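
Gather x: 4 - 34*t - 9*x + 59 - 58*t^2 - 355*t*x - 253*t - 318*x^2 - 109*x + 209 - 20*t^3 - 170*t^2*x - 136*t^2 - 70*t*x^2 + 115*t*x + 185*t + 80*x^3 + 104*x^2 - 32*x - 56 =-20*t^3 - 194*t^2 - 102*t + 80*x^3 + x^2*(-70*t - 214) + x*(-170*t^2 - 240*t - 150) + 216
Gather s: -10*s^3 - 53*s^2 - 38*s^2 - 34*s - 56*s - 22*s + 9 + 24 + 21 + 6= -10*s^3 - 91*s^2 - 112*s + 60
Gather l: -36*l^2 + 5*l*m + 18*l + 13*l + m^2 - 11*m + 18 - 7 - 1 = -36*l^2 + l*(5*m + 31) + m^2 - 11*m + 10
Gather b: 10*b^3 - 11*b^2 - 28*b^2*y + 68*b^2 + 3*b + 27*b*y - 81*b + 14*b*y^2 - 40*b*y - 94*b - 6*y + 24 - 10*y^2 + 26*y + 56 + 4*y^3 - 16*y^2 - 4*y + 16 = 10*b^3 + b^2*(57 - 28*y) + b*(14*y^2 - 13*y - 172) + 4*y^3 - 26*y^2 + 16*y + 96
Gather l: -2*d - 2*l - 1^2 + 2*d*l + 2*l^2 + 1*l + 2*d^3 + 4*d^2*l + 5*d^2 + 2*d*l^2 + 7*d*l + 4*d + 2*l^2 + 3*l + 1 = 2*d^3 + 5*d^2 + 2*d + l^2*(2*d + 4) + l*(4*d^2 + 9*d + 2)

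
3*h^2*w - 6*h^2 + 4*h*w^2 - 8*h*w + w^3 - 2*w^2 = (h + w)*(3*h + w)*(w - 2)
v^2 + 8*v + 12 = (v + 2)*(v + 6)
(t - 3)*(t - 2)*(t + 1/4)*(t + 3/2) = t^4 - 13*t^3/4 - 19*t^2/8 + 69*t/8 + 9/4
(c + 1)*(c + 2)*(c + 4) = c^3 + 7*c^2 + 14*c + 8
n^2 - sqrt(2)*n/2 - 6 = (n - 2*sqrt(2))*(n + 3*sqrt(2)/2)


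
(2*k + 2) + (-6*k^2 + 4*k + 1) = -6*k^2 + 6*k + 3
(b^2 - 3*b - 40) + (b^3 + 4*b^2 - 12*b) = b^3 + 5*b^2 - 15*b - 40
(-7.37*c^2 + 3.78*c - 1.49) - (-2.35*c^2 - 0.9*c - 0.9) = -5.02*c^2 + 4.68*c - 0.59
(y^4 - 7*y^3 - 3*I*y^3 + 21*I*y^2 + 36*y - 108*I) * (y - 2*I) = y^5 - 7*y^4 - 5*I*y^4 - 6*y^3 + 35*I*y^3 + 78*y^2 - 180*I*y - 216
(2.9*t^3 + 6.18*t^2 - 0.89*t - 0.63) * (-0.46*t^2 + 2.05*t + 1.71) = -1.334*t^5 + 3.1022*t^4 + 18.0374*t^3 + 9.0331*t^2 - 2.8134*t - 1.0773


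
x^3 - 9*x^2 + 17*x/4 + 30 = (x - 8)*(x - 5/2)*(x + 3/2)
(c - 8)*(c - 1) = c^2 - 9*c + 8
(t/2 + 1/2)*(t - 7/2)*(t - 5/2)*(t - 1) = t^4/2 - 3*t^3 + 31*t^2/8 + 3*t - 35/8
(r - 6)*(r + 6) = r^2 - 36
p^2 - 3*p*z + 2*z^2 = (p - 2*z)*(p - z)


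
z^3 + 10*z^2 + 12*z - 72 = (z - 2)*(z + 6)^2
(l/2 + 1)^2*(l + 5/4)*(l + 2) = l^4/4 + 29*l^3/16 + 39*l^2/8 + 23*l/4 + 5/2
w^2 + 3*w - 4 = (w - 1)*(w + 4)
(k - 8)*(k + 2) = k^2 - 6*k - 16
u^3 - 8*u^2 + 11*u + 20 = (u - 5)*(u - 4)*(u + 1)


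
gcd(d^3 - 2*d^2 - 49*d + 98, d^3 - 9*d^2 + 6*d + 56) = d - 7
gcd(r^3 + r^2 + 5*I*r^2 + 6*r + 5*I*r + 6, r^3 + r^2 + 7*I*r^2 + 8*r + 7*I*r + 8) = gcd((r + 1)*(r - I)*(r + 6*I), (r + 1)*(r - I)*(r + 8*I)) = r^2 + r*(1 - I) - I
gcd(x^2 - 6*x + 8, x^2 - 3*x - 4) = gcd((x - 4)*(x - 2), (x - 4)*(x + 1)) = x - 4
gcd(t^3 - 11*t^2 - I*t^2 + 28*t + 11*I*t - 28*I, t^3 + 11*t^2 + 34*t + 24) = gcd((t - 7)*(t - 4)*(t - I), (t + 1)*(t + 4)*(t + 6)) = 1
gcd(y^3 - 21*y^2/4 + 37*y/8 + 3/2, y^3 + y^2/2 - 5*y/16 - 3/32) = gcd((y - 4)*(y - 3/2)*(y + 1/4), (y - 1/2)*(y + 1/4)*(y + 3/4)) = y + 1/4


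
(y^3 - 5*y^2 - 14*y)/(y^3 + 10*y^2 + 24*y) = (y^2 - 5*y - 14)/(y^2 + 10*y + 24)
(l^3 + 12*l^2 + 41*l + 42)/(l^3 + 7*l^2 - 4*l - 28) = (l + 3)/(l - 2)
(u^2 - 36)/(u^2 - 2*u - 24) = (u + 6)/(u + 4)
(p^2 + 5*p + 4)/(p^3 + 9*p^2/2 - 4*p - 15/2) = 2*(p + 4)/(2*p^2 + 7*p - 15)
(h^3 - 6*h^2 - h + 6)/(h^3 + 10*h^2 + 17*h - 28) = (h^2 - 5*h - 6)/(h^2 + 11*h + 28)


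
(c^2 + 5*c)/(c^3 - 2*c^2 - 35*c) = 1/(c - 7)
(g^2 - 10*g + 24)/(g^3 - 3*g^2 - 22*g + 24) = (g - 4)/(g^2 + 3*g - 4)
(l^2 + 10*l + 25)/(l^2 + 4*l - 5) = (l + 5)/(l - 1)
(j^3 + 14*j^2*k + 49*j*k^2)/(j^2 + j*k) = (j^2 + 14*j*k + 49*k^2)/(j + k)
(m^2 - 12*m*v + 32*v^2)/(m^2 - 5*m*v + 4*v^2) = (-m + 8*v)/(-m + v)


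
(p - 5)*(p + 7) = p^2 + 2*p - 35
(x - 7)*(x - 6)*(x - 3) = x^3 - 16*x^2 + 81*x - 126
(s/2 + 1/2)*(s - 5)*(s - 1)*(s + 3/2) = s^4/2 - 7*s^3/4 - 17*s^2/4 + 7*s/4 + 15/4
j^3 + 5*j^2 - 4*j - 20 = (j - 2)*(j + 2)*(j + 5)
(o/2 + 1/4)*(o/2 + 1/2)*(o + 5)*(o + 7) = o^4/4 + 27*o^3/8 + 107*o^2/8 + 117*o/8 + 35/8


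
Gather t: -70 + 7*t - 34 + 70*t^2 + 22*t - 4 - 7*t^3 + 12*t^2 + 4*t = -7*t^3 + 82*t^2 + 33*t - 108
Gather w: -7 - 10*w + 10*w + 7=0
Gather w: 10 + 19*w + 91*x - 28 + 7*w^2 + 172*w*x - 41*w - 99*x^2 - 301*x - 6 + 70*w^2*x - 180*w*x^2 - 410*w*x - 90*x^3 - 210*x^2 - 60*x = w^2*(70*x + 7) + w*(-180*x^2 - 238*x - 22) - 90*x^3 - 309*x^2 - 270*x - 24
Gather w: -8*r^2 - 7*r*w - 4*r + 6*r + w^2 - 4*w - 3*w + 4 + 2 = -8*r^2 + 2*r + w^2 + w*(-7*r - 7) + 6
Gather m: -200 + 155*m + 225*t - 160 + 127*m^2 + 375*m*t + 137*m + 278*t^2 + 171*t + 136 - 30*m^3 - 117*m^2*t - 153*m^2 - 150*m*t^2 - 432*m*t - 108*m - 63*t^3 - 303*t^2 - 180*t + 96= -30*m^3 + m^2*(-117*t - 26) + m*(-150*t^2 - 57*t + 184) - 63*t^3 - 25*t^2 + 216*t - 128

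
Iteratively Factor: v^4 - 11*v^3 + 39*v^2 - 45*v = (v)*(v^3 - 11*v^2 + 39*v - 45) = v*(v - 5)*(v^2 - 6*v + 9) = v*(v - 5)*(v - 3)*(v - 3)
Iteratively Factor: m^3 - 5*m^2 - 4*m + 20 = (m - 2)*(m^2 - 3*m - 10) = (m - 2)*(m + 2)*(m - 5)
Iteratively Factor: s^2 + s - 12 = (s + 4)*(s - 3)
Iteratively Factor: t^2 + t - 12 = (t + 4)*(t - 3)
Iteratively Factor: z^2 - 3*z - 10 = (z - 5)*(z + 2)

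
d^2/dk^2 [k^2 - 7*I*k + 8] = 2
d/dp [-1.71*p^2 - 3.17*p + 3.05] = -3.42*p - 3.17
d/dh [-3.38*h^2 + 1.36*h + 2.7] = 1.36 - 6.76*h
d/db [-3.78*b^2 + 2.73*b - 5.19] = 2.73 - 7.56*b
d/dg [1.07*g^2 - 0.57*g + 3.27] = 2.14*g - 0.57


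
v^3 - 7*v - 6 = (v - 3)*(v + 1)*(v + 2)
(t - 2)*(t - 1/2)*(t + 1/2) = t^3 - 2*t^2 - t/4 + 1/2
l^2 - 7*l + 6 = (l - 6)*(l - 1)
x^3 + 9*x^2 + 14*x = x*(x + 2)*(x + 7)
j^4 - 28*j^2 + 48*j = j*(j - 4)*(j - 2)*(j + 6)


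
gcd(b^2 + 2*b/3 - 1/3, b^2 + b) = b + 1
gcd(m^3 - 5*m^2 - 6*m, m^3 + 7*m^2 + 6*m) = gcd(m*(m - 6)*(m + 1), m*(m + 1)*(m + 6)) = m^2 + m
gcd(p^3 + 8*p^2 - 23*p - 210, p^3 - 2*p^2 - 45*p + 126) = p + 7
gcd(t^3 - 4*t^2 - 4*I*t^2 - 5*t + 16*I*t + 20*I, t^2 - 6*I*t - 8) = t - 4*I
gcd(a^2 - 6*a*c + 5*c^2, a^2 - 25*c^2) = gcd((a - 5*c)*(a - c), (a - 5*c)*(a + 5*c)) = a - 5*c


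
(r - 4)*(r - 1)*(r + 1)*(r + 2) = r^4 - 2*r^3 - 9*r^2 + 2*r + 8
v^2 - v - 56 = (v - 8)*(v + 7)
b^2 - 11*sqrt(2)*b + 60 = (b - 6*sqrt(2))*(b - 5*sqrt(2))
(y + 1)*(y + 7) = y^2 + 8*y + 7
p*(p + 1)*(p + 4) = p^3 + 5*p^2 + 4*p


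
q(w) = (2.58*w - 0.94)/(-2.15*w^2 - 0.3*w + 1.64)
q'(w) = (2.58*w - 0.94)*(4.3*w + 0.3)/(-2.15*w^2 - 0.3*w + 1.64)^2 + 2.58/(-2.15*w^2 - 0.3*w + 1.64)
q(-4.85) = 0.28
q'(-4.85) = 0.07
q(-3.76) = 0.39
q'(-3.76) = 0.13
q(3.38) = -0.33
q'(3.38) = 0.09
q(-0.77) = -4.91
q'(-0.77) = 29.11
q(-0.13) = -0.78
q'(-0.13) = 1.69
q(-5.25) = 0.26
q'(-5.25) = 0.06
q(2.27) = -0.49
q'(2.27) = 0.23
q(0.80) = 46.83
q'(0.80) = 7405.69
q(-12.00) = 0.10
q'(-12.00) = 0.01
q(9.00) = -0.13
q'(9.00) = 0.01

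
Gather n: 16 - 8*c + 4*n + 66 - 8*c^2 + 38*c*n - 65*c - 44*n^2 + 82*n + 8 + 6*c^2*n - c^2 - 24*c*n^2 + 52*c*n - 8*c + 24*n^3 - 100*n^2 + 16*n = -9*c^2 - 81*c + 24*n^3 + n^2*(-24*c - 144) + n*(6*c^2 + 90*c + 102) + 90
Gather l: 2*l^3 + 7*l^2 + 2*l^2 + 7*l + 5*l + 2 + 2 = 2*l^3 + 9*l^2 + 12*l + 4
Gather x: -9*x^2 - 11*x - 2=-9*x^2 - 11*x - 2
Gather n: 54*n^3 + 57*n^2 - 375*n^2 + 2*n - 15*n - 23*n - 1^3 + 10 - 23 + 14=54*n^3 - 318*n^2 - 36*n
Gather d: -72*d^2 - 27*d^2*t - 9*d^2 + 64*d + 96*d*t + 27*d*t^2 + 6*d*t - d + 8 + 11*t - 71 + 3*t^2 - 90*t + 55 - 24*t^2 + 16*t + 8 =d^2*(-27*t - 81) + d*(27*t^2 + 102*t + 63) - 21*t^2 - 63*t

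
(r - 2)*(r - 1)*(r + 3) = r^3 - 7*r + 6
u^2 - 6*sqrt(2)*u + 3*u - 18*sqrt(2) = (u + 3)*(u - 6*sqrt(2))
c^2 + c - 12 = (c - 3)*(c + 4)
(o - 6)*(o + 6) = o^2 - 36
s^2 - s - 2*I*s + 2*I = (s - 1)*(s - 2*I)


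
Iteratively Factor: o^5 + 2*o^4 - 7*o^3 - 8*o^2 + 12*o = (o + 3)*(o^4 - o^3 - 4*o^2 + 4*o) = (o - 2)*(o + 3)*(o^3 + o^2 - 2*o) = o*(o - 2)*(o + 3)*(o^2 + o - 2) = o*(o - 2)*(o - 1)*(o + 3)*(o + 2)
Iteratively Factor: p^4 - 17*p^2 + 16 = (p + 1)*(p^3 - p^2 - 16*p + 16) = (p + 1)*(p + 4)*(p^2 - 5*p + 4) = (p - 4)*(p + 1)*(p + 4)*(p - 1)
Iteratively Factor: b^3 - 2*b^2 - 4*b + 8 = (b + 2)*(b^2 - 4*b + 4) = (b - 2)*(b + 2)*(b - 2)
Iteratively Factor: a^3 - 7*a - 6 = (a + 2)*(a^2 - 2*a - 3) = (a + 1)*(a + 2)*(a - 3)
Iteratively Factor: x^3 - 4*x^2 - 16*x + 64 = (x - 4)*(x^2 - 16) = (x - 4)^2*(x + 4)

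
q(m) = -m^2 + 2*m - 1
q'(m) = 2 - 2*m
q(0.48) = -0.27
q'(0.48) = 1.04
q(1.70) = -0.49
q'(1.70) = -1.40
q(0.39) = -0.37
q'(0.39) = 1.22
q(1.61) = -0.37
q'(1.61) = -1.22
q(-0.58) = -2.50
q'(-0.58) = 3.16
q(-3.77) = -22.75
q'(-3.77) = 9.54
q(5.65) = -21.62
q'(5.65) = -9.30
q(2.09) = -1.19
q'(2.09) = -2.18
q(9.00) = -64.00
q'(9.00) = -16.00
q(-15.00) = -256.00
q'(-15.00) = 32.00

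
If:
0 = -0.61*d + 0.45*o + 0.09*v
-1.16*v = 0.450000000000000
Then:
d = 0.737704918032787*o - 0.0572357263990955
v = -0.39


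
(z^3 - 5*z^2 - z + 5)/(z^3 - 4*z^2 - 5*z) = (z - 1)/z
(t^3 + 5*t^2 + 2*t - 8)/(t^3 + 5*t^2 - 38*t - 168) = (t^2 + t - 2)/(t^2 + t - 42)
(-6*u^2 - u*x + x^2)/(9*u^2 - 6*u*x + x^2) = (2*u + x)/(-3*u + x)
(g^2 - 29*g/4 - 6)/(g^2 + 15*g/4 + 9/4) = (g - 8)/(g + 3)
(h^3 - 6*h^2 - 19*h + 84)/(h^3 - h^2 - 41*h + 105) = (h^2 - 3*h - 28)/(h^2 + 2*h - 35)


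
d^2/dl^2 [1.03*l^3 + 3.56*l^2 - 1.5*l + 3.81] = 6.18*l + 7.12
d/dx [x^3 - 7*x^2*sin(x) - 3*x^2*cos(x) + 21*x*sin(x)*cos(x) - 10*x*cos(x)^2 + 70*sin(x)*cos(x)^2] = 3*x^2*sin(x) - 7*x^2*cos(x) + 3*x^2 - 14*x*sin(x) + 10*x*sin(2*x) - 6*x*cos(x) + 21*x*cos(2*x) + 21*sin(2*x)/2 + 35*cos(x)/2 - 5*cos(2*x) + 105*cos(3*x)/2 - 5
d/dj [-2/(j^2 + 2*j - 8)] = 4*(j + 1)/(j^2 + 2*j - 8)^2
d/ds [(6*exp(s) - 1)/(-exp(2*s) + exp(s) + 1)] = (6*exp(2*s) - 2*exp(s) + 7)*exp(s)/(exp(4*s) - 2*exp(3*s) - exp(2*s) + 2*exp(s) + 1)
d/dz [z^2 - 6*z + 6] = 2*z - 6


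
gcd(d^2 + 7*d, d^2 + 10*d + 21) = d + 7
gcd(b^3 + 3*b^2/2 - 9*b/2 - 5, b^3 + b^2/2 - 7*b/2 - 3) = b^2 - b - 2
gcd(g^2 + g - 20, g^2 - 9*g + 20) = g - 4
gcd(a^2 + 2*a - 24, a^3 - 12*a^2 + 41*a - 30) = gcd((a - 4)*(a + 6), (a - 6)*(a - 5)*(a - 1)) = 1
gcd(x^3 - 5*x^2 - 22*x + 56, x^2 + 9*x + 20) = x + 4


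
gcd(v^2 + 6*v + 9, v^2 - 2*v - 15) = v + 3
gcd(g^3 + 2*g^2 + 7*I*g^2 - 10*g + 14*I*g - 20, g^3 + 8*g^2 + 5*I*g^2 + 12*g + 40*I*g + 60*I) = g^2 + g*(2 + 5*I) + 10*I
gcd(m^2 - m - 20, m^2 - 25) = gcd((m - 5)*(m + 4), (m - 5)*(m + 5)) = m - 5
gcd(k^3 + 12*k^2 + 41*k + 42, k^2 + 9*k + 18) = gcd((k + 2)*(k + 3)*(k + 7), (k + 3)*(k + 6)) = k + 3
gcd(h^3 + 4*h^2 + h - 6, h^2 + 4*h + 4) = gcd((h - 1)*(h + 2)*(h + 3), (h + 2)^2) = h + 2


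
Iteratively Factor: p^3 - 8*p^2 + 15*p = (p)*(p^2 - 8*p + 15) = p*(p - 5)*(p - 3)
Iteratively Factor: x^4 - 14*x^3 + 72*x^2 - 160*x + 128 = (x - 4)*(x^3 - 10*x^2 + 32*x - 32) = (x - 4)^2*(x^2 - 6*x + 8) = (x - 4)^2*(x - 2)*(x - 4)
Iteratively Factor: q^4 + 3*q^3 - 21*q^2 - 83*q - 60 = (q - 5)*(q^3 + 8*q^2 + 19*q + 12) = (q - 5)*(q + 3)*(q^2 + 5*q + 4) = (q - 5)*(q + 3)*(q + 4)*(q + 1)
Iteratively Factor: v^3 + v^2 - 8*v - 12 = (v + 2)*(v^2 - v - 6) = (v + 2)^2*(v - 3)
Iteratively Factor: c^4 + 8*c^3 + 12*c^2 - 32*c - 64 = (c + 4)*(c^3 + 4*c^2 - 4*c - 16) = (c - 2)*(c + 4)*(c^2 + 6*c + 8) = (c - 2)*(c + 2)*(c + 4)*(c + 4)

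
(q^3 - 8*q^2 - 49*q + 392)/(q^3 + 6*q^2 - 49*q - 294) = (q - 8)/(q + 6)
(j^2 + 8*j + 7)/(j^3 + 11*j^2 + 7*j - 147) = (j + 1)/(j^2 + 4*j - 21)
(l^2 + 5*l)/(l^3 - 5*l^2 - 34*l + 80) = l/(l^2 - 10*l + 16)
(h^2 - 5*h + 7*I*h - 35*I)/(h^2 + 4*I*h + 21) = (h - 5)/(h - 3*I)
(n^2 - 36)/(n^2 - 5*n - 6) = (n + 6)/(n + 1)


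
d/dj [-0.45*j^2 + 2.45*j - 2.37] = 2.45 - 0.9*j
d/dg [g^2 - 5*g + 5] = 2*g - 5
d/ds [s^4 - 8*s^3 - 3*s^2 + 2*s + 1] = 4*s^3 - 24*s^2 - 6*s + 2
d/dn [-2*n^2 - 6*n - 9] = -4*n - 6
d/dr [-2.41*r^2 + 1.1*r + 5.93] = 1.1 - 4.82*r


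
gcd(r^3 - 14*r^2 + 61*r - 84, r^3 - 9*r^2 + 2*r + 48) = r - 3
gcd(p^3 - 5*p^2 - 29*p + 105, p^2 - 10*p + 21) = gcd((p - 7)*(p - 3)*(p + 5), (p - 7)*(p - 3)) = p^2 - 10*p + 21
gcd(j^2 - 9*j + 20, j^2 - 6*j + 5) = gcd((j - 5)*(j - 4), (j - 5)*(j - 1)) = j - 5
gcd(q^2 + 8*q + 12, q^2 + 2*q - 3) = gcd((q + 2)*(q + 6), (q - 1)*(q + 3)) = 1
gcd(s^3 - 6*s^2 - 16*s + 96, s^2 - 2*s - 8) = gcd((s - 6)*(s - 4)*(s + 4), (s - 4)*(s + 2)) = s - 4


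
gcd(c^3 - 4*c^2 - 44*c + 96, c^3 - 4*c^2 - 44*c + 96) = c^3 - 4*c^2 - 44*c + 96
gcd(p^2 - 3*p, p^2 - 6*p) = p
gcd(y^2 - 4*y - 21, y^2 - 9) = y + 3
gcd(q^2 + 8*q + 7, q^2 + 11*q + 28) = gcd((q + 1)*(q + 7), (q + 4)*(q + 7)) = q + 7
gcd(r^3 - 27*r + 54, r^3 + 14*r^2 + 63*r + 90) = r + 6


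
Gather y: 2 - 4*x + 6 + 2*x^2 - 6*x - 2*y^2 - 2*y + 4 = 2*x^2 - 10*x - 2*y^2 - 2*y + 12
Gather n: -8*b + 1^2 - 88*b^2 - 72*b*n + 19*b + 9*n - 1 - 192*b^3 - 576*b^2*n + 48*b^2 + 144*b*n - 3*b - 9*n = -192*b^3 - 40*b^2 + 8*b + n*(-576*b^2 + 72*b)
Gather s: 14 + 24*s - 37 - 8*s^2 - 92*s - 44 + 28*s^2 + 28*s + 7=20*s^2 - 40*s - 60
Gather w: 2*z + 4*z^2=4*z^2 + 2*z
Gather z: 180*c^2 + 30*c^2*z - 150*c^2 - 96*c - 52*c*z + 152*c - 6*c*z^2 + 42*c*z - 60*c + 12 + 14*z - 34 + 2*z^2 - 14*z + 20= 30*c^2 - 4*c + z^2*(2 - 6*c) + z*(30*c^2 - 10*c) - 2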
------------------------------------------------------------
Task objective → Copy exactly the lines from the one with "gcd(q^2 + 8*q + 12, q^2" through the last line of the material, keeping both ends.

Response to the exercise →
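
gcd(q^2 + 8*q + 12, q^2 + 2*q - 3) = gcd((q + 2)*(q + 6), (q - 1)*(q + 3)) = 1
gcd(s^3 - 6*s^2 - 16*s + 96, s^2 - 2*s - 8) = gcd((s - 6)*(s - 4)*(s + 4), (s - 4)*(s + 2)) = s - 4


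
gcd(c^3 - 4*c^2 - 44*c + 96, c^3 - 4*c^2 - 44*c + 96) = c^3 - 4*c^2 - 44*c + 96
gcd(p^2 - 3*p, p^2 - 6*p) = p
gcd(y^2 - 4*y - 21, y^2 - 9) = y + 3
gcd(q^2 + 8*q + 7, q^2 + 11*q + 28) = gcd((q + 1)*(q + 7), (q + 4)*(q + 7)) = q + 7
gcd(r^3 - 27*r + 54, r^3 + 14*r^2 + 63*r + 90) = r + 6


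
Gather y: 2 - 4*x + 6 + 2*x^2 - 6*x - 2*y^2 - 2*y + 4 = 2*x^2 - 10*x - 2*y^2 - 2*y + 12
Gather n: -8*b + 1^2 - 88*b^2 - 72*b*n + 19*b + 9*n - 1 - 192*b^3 - 576*b^2*n + 48*b^2 + 144*b*n - 3*b - 9*n = -192*b^3 - 40*b^2 + 8*b + n*(-576*b^2 + 72*b)
Gather s: 14 + 24*s - 37 - 8*s^2 - 92*s - 44 + 28*s^2 + 28*s + 7=20*s^2 - 40*s - 60
Gather w: 2*z + 4*z^2=4*z^2 + 2*z
Gather z: 180*c^2 + 30*c^2*z - 150*c^2 - 96*c - 52*c*z + 152*c - 6*c*z^2 + 42*c*z - 60*c + 12 + 14*z - 34 + 2*z^2 - 14*z + 20= 30*c^2 - 4*c + z^2*(2 - 6*c) + z*(30*c^2 - 10*c) - 2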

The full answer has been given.